**Work task**
Nothing but a number should be given: the count of lines in the listing that include "units".
── Raw data ──
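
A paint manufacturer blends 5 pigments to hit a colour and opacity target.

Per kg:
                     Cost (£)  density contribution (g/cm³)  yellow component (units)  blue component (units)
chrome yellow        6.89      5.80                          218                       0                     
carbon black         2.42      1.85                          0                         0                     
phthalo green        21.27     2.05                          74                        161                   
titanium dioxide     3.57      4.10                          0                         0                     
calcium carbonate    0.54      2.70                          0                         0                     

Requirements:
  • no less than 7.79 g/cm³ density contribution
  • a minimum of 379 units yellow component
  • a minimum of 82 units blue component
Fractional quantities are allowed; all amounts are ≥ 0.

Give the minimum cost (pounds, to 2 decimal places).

Let x1 = kg of chrome yellow, x2 = kg of carbon black, x3 = kg of phthalo green, x4 = kg of titanium dioxide, x5 = kg of calcium carbonate.
Minimize 6.89x1 + 2.42x2 + 21.27x3 + 3.57x4 + 0.54x5 with:
  5.8x1 + 1.85x2 + 2.05x3 + 4.1x4 + 2.7x5 ≥ 7.79   (density contribution)
  218x1 + 74x3 ≥ 379   (yellow component)
  161x3 ≥ 82   (blue component)
  x1, x2, x3, x4, x5 ≥ 0.
The optimal basis is {chrome yellow, phthalo green}; carbon black, titanium dioxide, calcium carbonate drop out. Binding constraints: yellow component and blue component.
That vertex is x1 = 1.566, x3 = 0.5093.
Total cost: 6.89·1.566 + 21.27·0.5093 = 21.6226.

£21.62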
───
**Problem solution**
3